_Recorded information_.
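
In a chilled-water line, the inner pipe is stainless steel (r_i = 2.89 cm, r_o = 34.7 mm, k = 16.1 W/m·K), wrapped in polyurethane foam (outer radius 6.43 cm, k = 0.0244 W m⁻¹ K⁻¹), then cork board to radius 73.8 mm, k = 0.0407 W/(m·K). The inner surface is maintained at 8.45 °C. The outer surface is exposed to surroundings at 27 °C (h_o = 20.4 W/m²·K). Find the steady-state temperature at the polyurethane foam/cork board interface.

Resistance network (inner→outer):
  R'_stainless steel = ln(0.0347/0.0289)/(2πk) = 0.1829/(2π·16.1) = 0.001808 m·K/W
  R'_polyurethane foam = ln(0.0643/0.0347)/(2πk) = 0.6168/(2π·0.0244) = 4.023 m·K/W
  R'_cork board = ln(0.0738/0.0643)/(2πk) = 0.1378/(2π·0.0407) = 0.5389 m·K/W
  R'_conv,out = 1/(2πr h) = 1/(2π·0.0738·20.4) = 0.1057 m·K/W
ΣR = 0.001808 + 4.023 + 0.5389 + 0.1057 = 4.669 m·K/W
Q' = ΔT/ΣR = (8.45 °C − 27 °C)/4.669 = -3.973 W/m
From the inner boundary to the polyurethane foam/cork board interface, ΣR_partial = 4.025 m·K/W.
T_interface = T_in − Q'·ΣR_partial = 8.45 °C − (-3.973)(4.025) = 24.4 °C

T = 24.4 °C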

_Task brief_. Nothing is to be left out: set down all the records again exactly.

_Your solution_.
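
In a chilled-water line, the inner pipe is stainless steel (r_i = 2.89 cm, r_o = 34.7 mm, k = 16.1 W/m·K), wrapped in polyurethane foam (outer radius 6.43 cm, k = 0.0244 W m⁻¹ K⁻¹), then cork board to radius 73.8 mm, k = 0.0407 W/(m·K). The inner surface is maintained at 8.45 °C. The outer surface is exposed to surroundings at 27 °C (h_o = 20.4 W/m²·K). Find the steady-state temperature at the polyurethane foam/cork board interface.

Resistance network (inner→outer):
  R'_stainless steel = ln(0.0347/0.0289)/(2πk) = 0.1829/(2π·16.1) = 0.001808 m·K/W
  R'_polyurethane foam = ln(0.0643/0.0347)/(2πk) = 0.6168/(2π·0.0244) = 4.023 m·K/W
  R'_cork board = ln(0.0738/0.0643)/(2πk) = 0.1378/(2π·0.0407) = 0.5389 m·K/W
  R'_conv,out = 1/(2πr h) = 1/(2π·0.0738·20.4) = 0.1057 m·K/W
ΣR = 0.001808 + 4.023 + 0.5389 + 0.1057 = 4.669 m·K/W
Q' = ΔT/ΣR = (8.45 °C − 27 °C)/4.669 = -3.973 W/m
From the inner boundary to the polyurethane foam/cork board interface, ΣR_partial = 4.025 m·K/W.
T_interface = T_in − Q'·ΣR_partial = 8.45 °C − (-3.973)(4.025) = 24.4 °C

T = 24.4 °C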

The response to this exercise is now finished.